## Exercise goal
Set down every record once more, exactly as given.

Stored items from a collection:
--

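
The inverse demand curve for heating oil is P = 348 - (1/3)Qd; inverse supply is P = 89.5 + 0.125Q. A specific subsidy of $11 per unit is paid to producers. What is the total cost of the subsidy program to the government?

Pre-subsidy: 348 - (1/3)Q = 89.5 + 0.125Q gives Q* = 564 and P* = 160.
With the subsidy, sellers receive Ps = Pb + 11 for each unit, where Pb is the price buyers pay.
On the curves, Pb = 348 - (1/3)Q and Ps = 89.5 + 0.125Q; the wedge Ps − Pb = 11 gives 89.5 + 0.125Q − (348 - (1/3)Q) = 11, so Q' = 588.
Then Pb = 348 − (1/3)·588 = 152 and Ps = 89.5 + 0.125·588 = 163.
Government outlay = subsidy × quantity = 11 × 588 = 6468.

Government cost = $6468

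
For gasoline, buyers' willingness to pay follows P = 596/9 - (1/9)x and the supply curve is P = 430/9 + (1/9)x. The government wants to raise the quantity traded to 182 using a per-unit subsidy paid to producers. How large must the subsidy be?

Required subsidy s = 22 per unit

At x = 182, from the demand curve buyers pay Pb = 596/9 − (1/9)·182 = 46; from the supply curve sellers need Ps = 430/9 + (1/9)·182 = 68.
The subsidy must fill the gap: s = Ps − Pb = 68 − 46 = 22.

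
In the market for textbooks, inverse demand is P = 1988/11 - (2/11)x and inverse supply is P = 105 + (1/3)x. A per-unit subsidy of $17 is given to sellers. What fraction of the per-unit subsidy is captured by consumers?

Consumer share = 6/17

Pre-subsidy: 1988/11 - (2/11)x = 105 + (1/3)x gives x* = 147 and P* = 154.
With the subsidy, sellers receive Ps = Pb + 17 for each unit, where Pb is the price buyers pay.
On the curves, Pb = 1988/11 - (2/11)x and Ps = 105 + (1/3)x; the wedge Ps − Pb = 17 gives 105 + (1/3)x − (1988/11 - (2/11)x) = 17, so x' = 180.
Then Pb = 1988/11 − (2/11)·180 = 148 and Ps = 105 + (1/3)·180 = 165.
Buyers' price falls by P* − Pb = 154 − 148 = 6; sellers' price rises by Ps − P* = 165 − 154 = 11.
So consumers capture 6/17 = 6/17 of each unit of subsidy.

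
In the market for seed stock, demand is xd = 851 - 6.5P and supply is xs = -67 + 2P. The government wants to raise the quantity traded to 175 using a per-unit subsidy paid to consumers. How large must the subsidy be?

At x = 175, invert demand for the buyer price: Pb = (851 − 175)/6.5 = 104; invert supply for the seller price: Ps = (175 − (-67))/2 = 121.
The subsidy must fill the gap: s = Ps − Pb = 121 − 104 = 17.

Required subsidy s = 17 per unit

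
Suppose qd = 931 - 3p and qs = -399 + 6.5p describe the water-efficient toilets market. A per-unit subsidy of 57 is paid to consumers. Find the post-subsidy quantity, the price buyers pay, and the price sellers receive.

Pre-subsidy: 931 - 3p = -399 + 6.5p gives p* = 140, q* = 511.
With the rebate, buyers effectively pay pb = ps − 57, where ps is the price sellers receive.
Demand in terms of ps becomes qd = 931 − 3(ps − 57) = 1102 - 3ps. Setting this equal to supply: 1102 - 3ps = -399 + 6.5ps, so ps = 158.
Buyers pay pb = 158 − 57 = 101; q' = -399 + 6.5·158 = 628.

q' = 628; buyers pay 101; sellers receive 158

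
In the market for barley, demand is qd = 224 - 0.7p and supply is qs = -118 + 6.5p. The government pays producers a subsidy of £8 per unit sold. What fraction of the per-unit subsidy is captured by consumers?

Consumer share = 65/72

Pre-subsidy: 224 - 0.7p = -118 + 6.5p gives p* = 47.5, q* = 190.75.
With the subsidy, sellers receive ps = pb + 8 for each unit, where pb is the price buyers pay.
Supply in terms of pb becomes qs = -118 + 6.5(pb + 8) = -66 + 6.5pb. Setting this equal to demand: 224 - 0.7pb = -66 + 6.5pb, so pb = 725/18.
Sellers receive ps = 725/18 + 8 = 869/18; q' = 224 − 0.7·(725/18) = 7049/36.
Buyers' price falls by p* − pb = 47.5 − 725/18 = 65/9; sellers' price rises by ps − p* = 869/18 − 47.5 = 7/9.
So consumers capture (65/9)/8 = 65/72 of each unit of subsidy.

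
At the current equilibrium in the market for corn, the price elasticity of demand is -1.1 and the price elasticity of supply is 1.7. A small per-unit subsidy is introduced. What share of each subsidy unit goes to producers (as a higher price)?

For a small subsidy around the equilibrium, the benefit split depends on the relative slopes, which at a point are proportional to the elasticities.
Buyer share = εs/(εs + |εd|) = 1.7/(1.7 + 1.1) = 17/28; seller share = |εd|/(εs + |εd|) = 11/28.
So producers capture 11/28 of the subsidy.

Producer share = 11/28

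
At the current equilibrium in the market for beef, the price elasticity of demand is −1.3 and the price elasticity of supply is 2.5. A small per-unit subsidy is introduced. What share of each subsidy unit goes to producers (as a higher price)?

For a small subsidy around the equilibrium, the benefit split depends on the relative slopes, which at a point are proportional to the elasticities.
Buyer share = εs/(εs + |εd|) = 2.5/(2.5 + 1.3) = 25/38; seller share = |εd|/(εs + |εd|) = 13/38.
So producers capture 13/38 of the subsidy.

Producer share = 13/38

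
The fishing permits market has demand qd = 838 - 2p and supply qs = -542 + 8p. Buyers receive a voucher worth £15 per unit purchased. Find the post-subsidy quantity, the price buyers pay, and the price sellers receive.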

--

## Task response
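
The inverse demand curve for heating oil is P = 348 - (1/3)Qd; inverse supply is P = 89.5 + 0.125Q. A specific subsidy of $11 per unit is paid to producers. What is the total cost of the subsidy program to the government?

Pre-subsidy: 348 - (1/3)Q = 89.5 + 0.125Q gives Q* = 564 and P* = 160.
With the subsidy, sellers receive Ps = Pb + 11 for each unit, where Pb is the price buyers pay.
On the curves, Pb = 348 - (1/3)Q and Ps = 89.5 + 0.125Q; the wedge Ps − Pb = 11 gives 89.5 + 0.125Q − (348 - (1/3)Q) = 11, so Q' = 588.
Then Pb = 348 − (1/3)·588 = 152 and Ps = 89.5 + 0.125·588 = 163.
Government outlay = subsidy × quantity = 11 × 588 = 6468.

Government cost = $6468

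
For gasoline, buyers' willingness to pay follows P = 596/9 - (1/9)x and the supply curve is P = 430/9 + (1/9)x. The government wants to raise the quantity traded to 182 using a per-unit subsidy paid to producers. How large must the subsidy be?

Required subsidy s = 22 per unit

At x = 182, from the demand curve buyers pay Pb = 596/9 − (1/9)·182 = 46; from the supply curve sellers need Ps = 430/9 + (1/9)·182 = 68.
The subsidy must fill the gap: s = Ps − Pb = 68 − 46 = 22.

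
In the market for textbooks, inverse demand is P = 1988/11 - (2/11)x and inverse supply is P = 105 + (1/3)x. A per-unit subsidy of $17 is given to sellers. What fraction of the per-unit subsidy is captured by consumers?

Consumer share = 6/17

Pre-subsidy: 1988/11 - (2/11)x = 105 + (1/3)x gives x* = 147 and P* = 154.
With the subsidy, sellers receive Ps = Pb + 17 for each unit, where Pb is the price buyers pay.
On the curves, Pb = 1988/11 - (2/11)x and Ps = 105 + (1/3)x; the wedge Ps − Pb = 17 gives 105 + (1/3)x − (1988/11 - (2/11)x) = 17, so x' = 180.
Then Pb = 1988/11 − (2/11)·180 = 148 and Ps = 105 + (1/3)·180 = 165.
Buyers' price falls by P* − Pb = 154 − 148 = 6; sellers' price rises by Ps − P* = 165 − 154 = 11.
So consumers capture 6/17 = 6/17 of each unit of subsidy.

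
In the market for seed stock, demand is xd = 851 - 6.5P and supply is xs = -67 + 2P. The government wants to raise the quantity traded to 175 using a per-unit subsidy paid to consumers. How large must the subsidy be?

At x = 175, invert demand for the buyer price: Pb = (851 − 175)/6.5 = 104; invert supply for the seller price: Ps = (175 − (-67))/2 = 121.
The subsidy must fill the gap: s = Ps − Pb = 121 − 104 = 17.

Required subsidy s = 17 per unit

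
Suppose qd = 931 - 3p and qs = -399 + 6.5p describe the water-efficient toilets market. A per-unit subsidy of 57 is paid to consumers. Find the post-subsidy quantity, the price buyers pay, and the price sellers receive.

Pre-subsidy: 931 - 3p = -399 + 6.5p gives p* = 140, q* = 511.
With the rebate, buyers effectively pay pb = ps − 57, where ps is the price sellers receive.
Demand in terms of ps becomes qd = 931 − 3(ps − 57) = 1102 - 3ps. Setting this equal to supply: 1102 - 3ps = -399 + 6.5ps, so ps = 158.
Buyers pay pb = 158 − 57 = 101; q' = -399 + 6.5·158 = 628.

q' = 628; buyers pay 101; sellers receive 158

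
In the market for barley, demand is qd = 224 - 0.7p and supply is qs = -118 + 6.5p. The government pays producers a subsidy of £8 per unit sold. What fraction of the per-unit subsidy is captured by consumers?

Consumer share = 65/72

Pre-subsidy: 224 - 0.7p = -118 + 6.5p gives p* = 47.5, q* = 190.75.
With the subsidy, sellers receive ps = pb + 8 for each unit, where pb is the price buyers pay.
Supply in terms of pb becomes qs = -118 + 6.5(pb + 8) = -66 + 6.5pb. Setting this equal to demand: 224 - 0.7pb = -66 + 6.5pb, so pb = 725/18.
Sellers receive ps = 725/18 + 8 = 869/18; q' = 224 − 0.7·(725/18) = 7049/36.
Buyers' price falls by p* − pb = 47.5 − 725/18 = 65/9; sellers' price rises by ps − p* = 869/18 − 47.5 = 7/9.
So consumers capture (65/9)/8 = 65/72 of each unit of subsidy.

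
At the current equilibrium in the market for corn, the price elasticity of demand is -1.1 and the price elasticity of supply is 1.7. A small per-unit subsidy is introduced. What share of each subsidy unit goes to producers (as a higher price)?

For a small subsidy around the equilibrium, the benefit split depends on the relative slopes, which at a point are proportional to the elasticities.
Buyer share = εs/(εs + |εd|) = 1.7/(1.7 + 1.1) = 17/28; seller share = |εd|/(εs + |εd|) = 11/28.
So producers capture 11/28 of the subsidy.

Producer share = 11/28

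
At the current equilibrium in the market for beef, the price elasticity of demand is −1.3 and the price elasticity of supply is 2.5. A small per-unit subsidy is introduced. What share of each subsidy unit goes to producers (as a higher price)?

For a small subsidy around the equilibrium, the benefit split depends on the relative slopes, which at a point are proportional to the elasticities.
Buyer share = εs/(εs + |εd|) = 2.5/(2.5 + 1.3) = 25/38; seller share = |εd|/(εs + |εd|) = 13/38.
So producers capture 13/38 of the subsidy.

Producer share = 13/38

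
The fishing permits market has demand qd = 838 - 2p and supply qs = -542 + 8p. Buyers receive a voucher worth £15 per unit purchased. Find the post-subsidy quantity, the price buyers pay, and the price sellers receive.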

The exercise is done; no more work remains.